= ABOUT THIS EXERCISE =
Every entry must appear in the output exactly as it does here.

= RECORDS TO USE =
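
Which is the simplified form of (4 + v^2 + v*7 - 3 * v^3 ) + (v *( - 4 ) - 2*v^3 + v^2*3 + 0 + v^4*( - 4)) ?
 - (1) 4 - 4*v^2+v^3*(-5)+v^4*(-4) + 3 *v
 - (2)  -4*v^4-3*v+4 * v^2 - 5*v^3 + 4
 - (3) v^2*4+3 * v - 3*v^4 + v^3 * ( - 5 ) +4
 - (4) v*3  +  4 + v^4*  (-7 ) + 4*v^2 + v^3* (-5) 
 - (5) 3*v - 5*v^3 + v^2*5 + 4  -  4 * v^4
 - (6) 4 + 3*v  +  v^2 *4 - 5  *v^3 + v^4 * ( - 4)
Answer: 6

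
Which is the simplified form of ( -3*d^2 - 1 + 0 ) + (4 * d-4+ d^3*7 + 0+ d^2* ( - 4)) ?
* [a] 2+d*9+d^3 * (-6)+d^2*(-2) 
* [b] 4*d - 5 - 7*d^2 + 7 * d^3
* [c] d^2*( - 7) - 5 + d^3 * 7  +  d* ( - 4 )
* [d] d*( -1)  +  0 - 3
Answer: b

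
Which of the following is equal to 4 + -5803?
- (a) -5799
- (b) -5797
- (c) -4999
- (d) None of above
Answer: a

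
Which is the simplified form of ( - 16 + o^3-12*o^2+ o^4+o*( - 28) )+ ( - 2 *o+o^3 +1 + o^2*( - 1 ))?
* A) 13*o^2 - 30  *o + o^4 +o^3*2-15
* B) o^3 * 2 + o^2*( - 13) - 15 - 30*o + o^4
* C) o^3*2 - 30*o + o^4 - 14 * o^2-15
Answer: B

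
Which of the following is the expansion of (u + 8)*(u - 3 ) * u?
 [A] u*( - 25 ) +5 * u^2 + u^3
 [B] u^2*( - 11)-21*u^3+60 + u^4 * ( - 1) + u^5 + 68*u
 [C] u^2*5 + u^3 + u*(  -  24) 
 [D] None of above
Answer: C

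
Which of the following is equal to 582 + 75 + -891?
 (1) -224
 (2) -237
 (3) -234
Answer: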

= ANSWER TO THIS EXERCISE =
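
Which is the simplified form of (4 + v^2 + v*7 - 3 * v^3 ) + (v *( - 4 ) - 2*v^3 + v^2*3 + 0 + v^4*( - 4)) ?
 - (1) 4 - 4*v^2+v^3*(-5)+v^4*(-4) + 3 *v
 - (2)  -4*v^4-3*v+4 * v^2 - 5*v^3 + 4
 - (3) v^2*4+3 * v - 3*v^4 + v^3 * ( - 5 ) +4
 - (4) v*3  +  4 + v^4*  (-7 ) + 4*v^2 + v^3* (-5) 
 - (5) 3*v - 5*v^3 + v^2*5 + 4  -  4 * v^4
 - (6) 4 + 3*v  +  v^2 *4 - 5  *v^3 + v^4 * ( - 4)
Answer: 6

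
Which is the simplified form of ( -3*d^2 - 1 + 0 ) + (4 * d-4+ d^3*7 + 0+ d^2* ( - 4)) ?
* [a] 2+d*9+d^3 * (-6)+d^2*(-2) 
* [b] 4*d - 5 - 7*d^2 + 7 * d^3
* [c] d^2*( - 7) - 5 + d^3 * 7  +  d* ( - 4 )
* [d] d*( -1)  +  0 - 3
Answer: b

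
Which of the following is equal to 4 + -5803?
- (a) -5799
- (b) -5797
- (c) -4999
- (d) None of above
Answer: a

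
Which is the simplified form of ( - 16 + o^3-12*o^2+ o^4+o*( - 28) )+ ( - 2 *o+o^3 +1 + o^2*( - 1 ))?
* A) 13*o^2 - 30  *o + o^4 +o^3*2-15
* B) o^3 * 2 + o^2*( - 13) - 15 - 30*o + o^4
* C) o^3*2 - 30*o + o^4 - 14 * o^2-15
Answer: B

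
Which of the following is the expansion of (u + 8)*(u - 3 ) * u?
 [A] u*( - 25 ) +5 * u^2 + u^3
 [B] u^2*( - 11)-21*u^3+60 + u^4 * ( - 1) + u^5 + 68*u
 [C] u^2*5 + u^3 + u*(  -  24) 
 [D] None of above
Answer: C

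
Which of the following is equal to 582 + 75 + -891?
 (1) -224
 (2) -237
 (3) -234
Answer: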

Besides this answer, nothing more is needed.